• Task data:
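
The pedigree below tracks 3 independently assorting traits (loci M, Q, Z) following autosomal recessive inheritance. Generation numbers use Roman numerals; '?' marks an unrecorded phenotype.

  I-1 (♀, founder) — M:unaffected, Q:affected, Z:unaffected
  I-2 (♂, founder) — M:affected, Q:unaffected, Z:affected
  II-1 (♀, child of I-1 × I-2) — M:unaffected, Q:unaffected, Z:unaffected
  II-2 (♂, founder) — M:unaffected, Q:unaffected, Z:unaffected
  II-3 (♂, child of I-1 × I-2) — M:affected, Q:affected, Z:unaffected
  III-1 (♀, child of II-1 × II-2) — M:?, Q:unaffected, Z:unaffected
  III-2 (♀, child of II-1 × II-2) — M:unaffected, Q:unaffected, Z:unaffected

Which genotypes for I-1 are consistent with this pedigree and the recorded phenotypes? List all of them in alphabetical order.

M/I-1 un ·: Mm
M/I-2 aff ·: mm
M/II-1 un I-1×I-2: Mm
M/II-2 un ·: MM|Mm
M/II-3 aff I-1×I-2: mm
M/III-1 ? II-1×II-2: MM|Mm|mm
M/III-2 un II-1×II-2: MM|Mm
⇒ M over [I-1,I-2,II-1,II-2,II-3,III-1,III-2]: 10 consistent
Q/I-1 aff ·: qq
Q/I-2 un ·: Qq
Q/II-1 un I-1×I-2: Qq
Q/II-2 un ·: QQ|Qq
Q/II-3 aff I-1×I-2: qq
Q/III-1 un II-1×II-2: QQ|Qq
Q/III-2 un II-1×II-2: QQ|Qq
⇒ Q over [I-1,I-2,II-1,II-2,II-3,III-1,III-2]: 8 consistent
Z/I-1 un ·: ZZ|Zz
Z/I-2 aff ·: zz
Z/II-1 un I-1×I-2: Zz
Z/II-2 un ·: ZZ|Zz
Z/II-3 un I-1×I-2: Zz
Z/III-1 un II-1×II-2: ZZ|Zz
Z/III-2 un II-1×II-2: ZZ|Zz
⇒ Z over [I-1,I-2,II-1,II-2,II-3,III-1,III-2]: 16 consistent

I-1 ∈ {Mm qq ZZ, Mm qq Zz}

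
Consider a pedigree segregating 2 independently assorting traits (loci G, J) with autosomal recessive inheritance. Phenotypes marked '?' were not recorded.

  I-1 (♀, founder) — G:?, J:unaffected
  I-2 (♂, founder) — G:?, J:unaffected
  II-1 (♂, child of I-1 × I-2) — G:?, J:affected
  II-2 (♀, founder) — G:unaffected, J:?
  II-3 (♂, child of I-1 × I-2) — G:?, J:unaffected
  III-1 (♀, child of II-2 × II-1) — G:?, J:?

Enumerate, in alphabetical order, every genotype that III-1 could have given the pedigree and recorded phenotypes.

III-1 ∈ {GG Jj, GG jj, Gg Jj, Gg jj, gg Jj, gg jj}

G/I-1 ? ·: GG|Gg|gg
G/I-2 ? ·: GG|Gg|gg
G/II-1 ? I-1×I-2: GG|Gg|gg
G/II-2 un ·: GG|Gg
G/II-3 ? I-1×I-2: GG|Gg|gg
G/III-1 ? II-2×II-1: GG|Gg|gg
⇒ G over [I-1,I-2,II-1,II-2,II-3,III-1]: 113 consistent
J/I-1 un ·: Jj
J/I-2 un ·: Jj
J/II-1 aff I-1×I-2: jj
J/II-2 ? ·: JJ|Jj|jj
J/II-3 un I-1×I-2: JJ|Jj
J/III-1 ? II-2×II-1: Jj|jj
⇒ J over [I-1,I-2,II-1,II-2,II-3,III-1]: 8 consistent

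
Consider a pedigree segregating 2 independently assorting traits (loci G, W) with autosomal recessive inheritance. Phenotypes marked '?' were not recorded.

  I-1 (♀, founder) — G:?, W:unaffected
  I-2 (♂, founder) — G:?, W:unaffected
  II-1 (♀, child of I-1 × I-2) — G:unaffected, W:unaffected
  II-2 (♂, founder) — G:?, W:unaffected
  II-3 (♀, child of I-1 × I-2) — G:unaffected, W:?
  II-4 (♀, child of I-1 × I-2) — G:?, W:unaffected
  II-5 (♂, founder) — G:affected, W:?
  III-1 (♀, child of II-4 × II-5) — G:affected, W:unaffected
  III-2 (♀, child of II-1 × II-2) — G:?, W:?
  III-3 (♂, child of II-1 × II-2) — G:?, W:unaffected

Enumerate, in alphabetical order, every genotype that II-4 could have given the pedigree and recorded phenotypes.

II-4 ∈ {Gg WW, Gg Ww, gg WW, gg Ww}

G/I-1 ? ·: GG|Gg|gg
G/I-2 ? ·: GG|Gg|gg
G/II-1 un I-1×I-2: GG|Gg
G/II-2 ? ·: GG|Gg|gg
G/II-3 un I-1×I-2: GG|Gg
G/II-4 ? I-1×I-2: Gg|gg
G/II-5 aff ·: gg
G/III-1 aff II-4×II-5: gg
G/III-2 ? II-1×II-2: GG|Gg|gg
G/III-3 ? II-1×II-2: GG|Gg|gg
⇒ G over [I-1,I-2,II-1,II-2,II-3,II-4,II-5,III-1,III-2,III-3]: 286 consistent
W/I-1 un ·: WW|Ww
W/I-2 un ·: WW|Ww
W/II-1 un I-1×I-2: WW|Ww
W/II-2 un ·: WW|Ww
W/II-3 ? I-1×I-2: WW|Ww|ww
W/II-4 un I-1×I-2: WW|Ww
W/II-5 ? ·: WW|Ww|ww
W/III-1 un II-4×II-5: WW|Ww
W/III-2 ? II-1×II-2: WW|Ww|ww
W/III-3 un II-1×II-2: WW|Ww
⇒ W over [I-1,I-2,II-1,II-2,II-3,II-4,II-5,III-1,III-2,III-3]: 965 consistent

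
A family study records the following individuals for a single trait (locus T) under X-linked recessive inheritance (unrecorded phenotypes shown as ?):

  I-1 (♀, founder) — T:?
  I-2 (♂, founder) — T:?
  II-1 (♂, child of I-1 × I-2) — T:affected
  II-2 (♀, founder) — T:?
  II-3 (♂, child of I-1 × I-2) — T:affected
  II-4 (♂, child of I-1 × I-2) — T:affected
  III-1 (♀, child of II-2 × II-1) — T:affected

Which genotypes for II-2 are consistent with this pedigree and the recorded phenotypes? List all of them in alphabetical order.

T/I-1 ? ·: X^TX^t|X^tX^t
T/I-2 ? ·: X^TY|X^tY
T/II-1 aff I-1×I-2: X^tY
T/II-2 ? ·: X^TX^t|X^tX^t
T/II-3 aff I-1×I-2: X^tY
T/II-4 aff I-1×I-2: X^tY
T/III-1 aff II-2×II-1: X^tX^t
⇒ T over [I-1,I-2,II-1,II-2,II-3,II-4,III-1]: 8 consistent

II-2 ∈ {X^TX^t, X^tX^t}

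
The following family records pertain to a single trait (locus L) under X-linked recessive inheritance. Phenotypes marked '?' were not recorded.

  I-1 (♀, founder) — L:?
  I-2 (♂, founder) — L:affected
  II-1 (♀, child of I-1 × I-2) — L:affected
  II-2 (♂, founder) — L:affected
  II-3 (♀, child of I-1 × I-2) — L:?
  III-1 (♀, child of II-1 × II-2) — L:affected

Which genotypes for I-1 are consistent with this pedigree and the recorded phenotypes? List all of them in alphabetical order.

I-1 ∈ {X^LX^l, X^lX^l}

L/I-1 ? ·: X^LX^l|X^lX^l
L/I-2 aff ·: X^lY
L/II-1 aff I-1×I-2: X^lX^l
L/II-2 aff ·: X^lY
L/II-3 ? I-1×I-2: X^LX^l|X^lX^l
L/III-1 aff II-1×II-2: X^lX^l
⇒ L over [I-1,I-2,II-1,II-2,II-3,III-1]: 3 consistent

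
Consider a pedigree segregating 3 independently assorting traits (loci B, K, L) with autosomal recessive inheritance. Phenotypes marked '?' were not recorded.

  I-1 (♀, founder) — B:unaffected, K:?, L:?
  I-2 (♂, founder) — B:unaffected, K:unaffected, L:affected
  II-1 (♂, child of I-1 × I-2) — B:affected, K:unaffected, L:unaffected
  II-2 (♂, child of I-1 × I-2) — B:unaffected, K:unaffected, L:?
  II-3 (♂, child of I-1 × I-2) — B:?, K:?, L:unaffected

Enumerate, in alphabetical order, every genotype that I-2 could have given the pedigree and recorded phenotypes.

I-2 ∈ {Bb KK ll, Bb Kk ll}

B/I-1 un ·: Bb
B/I-2 un ·: Bb
B/II-1 aff I-1×I-2: bb
B/II-2 un I-1×I-2: BB|Bb
B/II-3 ? I-1×I-2: BB|Bb|bb
⇒ B over [I-1,I-2,II-1,II-2,II-3]: 6 consistent
K/I-1 ? ·: KK|Kk|kk
K/I-2 un ·: KK|Kk
K/II-1 un I-1×I-2: KK|Kk
K/II-2 un I-1×I-2: KK|Kk
K/II-3 ? I-1×I-2: KK|Kk|kk
⇒ K over [I-1,I-2,II-1,II-2,II-3]: 32 consistent
L/I-1 ? ·: LL|Ll
L/I-2 aff ·: ll
L/II-1 un I-1×I-2: Ll
L/II-2 ? I-1×I-2: Ll|ll
L/II-3 un I-1×I-2: Ll
⇒ L over [I-1,I-2,II-1,II-2,II-3]: 3 consistent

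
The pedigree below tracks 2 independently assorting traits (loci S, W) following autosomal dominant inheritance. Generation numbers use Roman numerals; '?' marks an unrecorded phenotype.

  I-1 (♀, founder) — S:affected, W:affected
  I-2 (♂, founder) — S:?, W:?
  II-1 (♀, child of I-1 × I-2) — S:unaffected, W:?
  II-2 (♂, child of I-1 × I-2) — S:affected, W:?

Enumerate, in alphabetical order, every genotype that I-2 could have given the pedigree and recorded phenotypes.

S/I-1 aff ·: Ss
S/I-2 ? ·: ss|Ss
S/II-1 un I-1×I-2: ss
S/II-2 aff I-1×I-2: Ss|SS
⇒ S over [I-1,I-2,II-1,II-2]: 3 consistent
W/I-1 aff ·: Ww|WW
W/I-2 ? ·: ww|Ww|WW
W/II-1 ? I-1×I-2: ww|Ww|WW
W/II-2 ? I-1×I-2: ww|Ww|WW
⇒ W over [I-1,I-2,II-1,II-2]: 23 consistent

I-2 ∈ {Ss WW, Ss Ww, Ss ww, ss WW, ss Ww, ss ww}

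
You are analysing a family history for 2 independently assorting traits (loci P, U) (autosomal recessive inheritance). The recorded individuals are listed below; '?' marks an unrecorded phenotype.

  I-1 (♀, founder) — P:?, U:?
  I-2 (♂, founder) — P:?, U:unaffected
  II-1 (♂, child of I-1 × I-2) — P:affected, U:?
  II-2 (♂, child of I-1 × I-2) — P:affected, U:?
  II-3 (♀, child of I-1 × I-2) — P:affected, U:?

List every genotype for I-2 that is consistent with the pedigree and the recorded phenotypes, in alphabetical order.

P/I-1 ? ·: Pp|pp
P/I-2 ? ·: Pp|pp
P/II-1 aff I-1×I-2: pp
P/II-2 aff I-1×I-2: pp
P/II-3 aff I-1×I-2: pp
⇒ P over [I-1,I-2,II-1,II-2,II-3]: 4 consistent
U/I-1 ? ·: UU|Uu|uu
U/I-2 un ·: UU|Uu
U/II-1 ? I-1×I-2: UU|Uu|uu
U/II-2 ? I-1×I-2: UU|Uu|uu
U/II-3 ? I-1×I-2: UU|Uu|uu
⇒ U over [I-1,I-2,II-1,II-2,II-3]: 53 consistent

I-2 ∈ {Pp UU, Pp Uu, pp UU, pp Uu}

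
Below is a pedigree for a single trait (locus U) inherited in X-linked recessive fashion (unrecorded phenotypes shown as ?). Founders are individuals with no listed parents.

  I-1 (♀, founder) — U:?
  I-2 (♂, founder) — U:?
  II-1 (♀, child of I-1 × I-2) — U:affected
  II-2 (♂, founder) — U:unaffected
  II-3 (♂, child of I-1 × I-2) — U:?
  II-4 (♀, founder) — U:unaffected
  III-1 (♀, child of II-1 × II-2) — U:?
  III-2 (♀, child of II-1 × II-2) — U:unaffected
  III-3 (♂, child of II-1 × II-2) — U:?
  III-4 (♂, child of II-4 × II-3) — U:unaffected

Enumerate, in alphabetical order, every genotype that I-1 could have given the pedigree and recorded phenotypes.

U/I-1 ? ·: X^UX^u|X^uX^u
U/I-2 ? ·: X^uY
U/II-1 aff I-1×I-2: X^uX^u
U/II-2 un ·: X^UY
U/II-3 ? I-1×I-2: X^UY|X^uY
U/II-4 un ·: X^UX^U|X^UX^u
U/III-1 ? II-1×II-2: X^UX^u
U/III-2 un II-1×II-2: X^UX^u
U/III-3 ? II-1×II-2: X^uY
U/III-4 un II-4×II-3: X^UY
⇒ U over [I-1,I-2,II-1,II-2,II-3,II-4,III-1,III-2,III-3,III-4]: 6 consistent

I-1 ∈ {X^UX^u, X^uX^u}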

• Task to complete: Considering only the material above, set down every line from the one with "I-1 (♀, founder) — L:?" to the one with "III-1 (♀, child of II-1 × II-2) — L:affected", inclusive, exactly as written.

• Result for this exercise:
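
  I-1 (♀, founder) — L:?
  I-2 (♂, founder) — L:affected
  II-1 (♀, child of I-1 × I-2) — L:affected
  II-2 (♂, founder) — L:affected
  II-3 (♀, child of I-1 × I-2) — L:?
  III-1 (♀, child of II-1 × II-2) — L:affected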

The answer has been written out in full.